• [REQUIRED WORK]
In full and without changes, output the data.

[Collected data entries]
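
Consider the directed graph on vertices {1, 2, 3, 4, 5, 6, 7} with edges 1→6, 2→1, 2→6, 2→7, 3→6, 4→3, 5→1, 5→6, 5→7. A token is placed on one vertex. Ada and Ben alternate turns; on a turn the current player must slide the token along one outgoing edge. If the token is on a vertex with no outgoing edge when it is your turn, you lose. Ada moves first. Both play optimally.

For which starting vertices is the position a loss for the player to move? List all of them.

4, 6, 7

Label each position W (a win for the player to move) or L (a loss). A position with no legal move is L; any other position is W exactly when some move reaches an L, and L when every move reaches a W.
Every edge goes from a vertex to one that appears earlier in the order 6, 7, 1, 2, 3, 5, 4, so processing vertices in that order labels each vertex after all of its successors.
6: no outgoing edge → L
7: no outgoing edge → L
1: →6(L), so W
2: →7(L), so W
3: →6(L), so W
5: →7(L), so W
4: →3(W) only, which is W, so L
The losing starting vertices are exactly the entries labelled L in this table (3 of them).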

• [ANSWER TO THE PROBLEM]
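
Consider the directed graph on vertices {1, 2, 3, 4, 5, 6, 7} with edges 1→6, 2→1, 2→6, 2→7, 3→6, 4→3, 5→1, 5→6, 5→7. A token is placed on one vertex. Ada and Ben alternate turns; on a turn the current player must slide the token along one outgoing edge. If the token is on a vertex with no outgoing edge when it is your turn, you lose. Ada moves first. Both play optimally.

For which starting vertices is the position a loss for the player to move? List all of them.

4, 6, 7

Label each position W (a win for the player to move) or L (a loss). A position with no legal move is L; any other position is W exactly when some move reaches an L, and L when every move reaches a W.
Every edge goes from a vertex to one that appears earlier in the order 6, 7, 1, 2, 3, 5, 4, so processing vertices in that order labels each vertex after all of its successors.
6: no outgoing edge → L
7: no outgoing edge → L
1: →6(L), so W
2: →7(L), so W
3: →6(L), so W
5: →7(L), so W
4: →3(W) only, which is W, so L
The losing starting vertices are exactly the entries labelled L in this table (3 of them).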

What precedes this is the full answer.